Source data.

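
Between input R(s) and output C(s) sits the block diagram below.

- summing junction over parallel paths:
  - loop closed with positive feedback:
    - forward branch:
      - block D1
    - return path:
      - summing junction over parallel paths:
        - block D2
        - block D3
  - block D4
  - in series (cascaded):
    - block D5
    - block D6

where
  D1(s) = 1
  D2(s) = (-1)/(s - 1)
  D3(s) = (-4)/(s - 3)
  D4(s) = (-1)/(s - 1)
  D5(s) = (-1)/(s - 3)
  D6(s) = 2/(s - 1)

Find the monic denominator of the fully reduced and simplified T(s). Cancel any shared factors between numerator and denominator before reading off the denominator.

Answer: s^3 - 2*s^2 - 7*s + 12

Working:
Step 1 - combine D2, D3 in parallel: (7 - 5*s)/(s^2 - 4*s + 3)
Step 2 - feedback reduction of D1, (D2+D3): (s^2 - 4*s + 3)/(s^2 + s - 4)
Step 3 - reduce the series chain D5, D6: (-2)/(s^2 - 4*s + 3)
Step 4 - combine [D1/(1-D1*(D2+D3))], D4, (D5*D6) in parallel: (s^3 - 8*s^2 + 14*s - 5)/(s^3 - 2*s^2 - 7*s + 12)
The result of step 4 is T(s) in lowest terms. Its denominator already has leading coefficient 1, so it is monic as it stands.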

...

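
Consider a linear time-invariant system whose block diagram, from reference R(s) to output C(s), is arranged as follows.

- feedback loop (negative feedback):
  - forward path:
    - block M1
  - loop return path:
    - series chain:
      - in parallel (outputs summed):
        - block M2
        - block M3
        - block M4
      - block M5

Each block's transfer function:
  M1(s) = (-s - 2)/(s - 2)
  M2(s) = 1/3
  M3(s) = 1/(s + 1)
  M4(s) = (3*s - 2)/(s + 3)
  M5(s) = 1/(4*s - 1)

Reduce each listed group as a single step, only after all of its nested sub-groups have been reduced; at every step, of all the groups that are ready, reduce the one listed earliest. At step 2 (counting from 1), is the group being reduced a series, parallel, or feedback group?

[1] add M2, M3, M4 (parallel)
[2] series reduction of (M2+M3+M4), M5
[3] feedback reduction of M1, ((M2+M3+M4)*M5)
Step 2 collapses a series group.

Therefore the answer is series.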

--

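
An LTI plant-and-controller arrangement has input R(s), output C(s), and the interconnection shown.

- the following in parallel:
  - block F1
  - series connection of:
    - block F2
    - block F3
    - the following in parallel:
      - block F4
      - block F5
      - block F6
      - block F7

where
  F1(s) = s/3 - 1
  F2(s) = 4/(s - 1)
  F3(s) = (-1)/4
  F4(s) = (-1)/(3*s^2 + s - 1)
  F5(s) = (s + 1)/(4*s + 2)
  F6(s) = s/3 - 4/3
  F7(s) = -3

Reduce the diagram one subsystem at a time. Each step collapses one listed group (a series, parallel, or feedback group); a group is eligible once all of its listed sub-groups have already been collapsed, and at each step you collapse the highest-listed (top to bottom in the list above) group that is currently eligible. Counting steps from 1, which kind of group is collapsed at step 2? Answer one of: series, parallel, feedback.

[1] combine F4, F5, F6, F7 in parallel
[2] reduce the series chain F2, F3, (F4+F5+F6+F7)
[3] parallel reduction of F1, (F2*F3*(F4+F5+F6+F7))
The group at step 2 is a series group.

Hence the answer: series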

Work task. Reproduce exactly the lines of the records above from the one with "- in parallel" to the one with "M4(s) = (3*s - 2)/(s + 3)", both included, and leave out everything else.

Task response.
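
      - in parallel (outputs summed):
        - block M2
        - block M3
        - block M4
      - block M5

Each block's transfer function:
  M1(s) = (-s - 2)/(s - 2)
  M2(s) = 1/3
  M3(s) = 1/(s + 1)
  M4(s) = (3*s - 2)/(s + 3)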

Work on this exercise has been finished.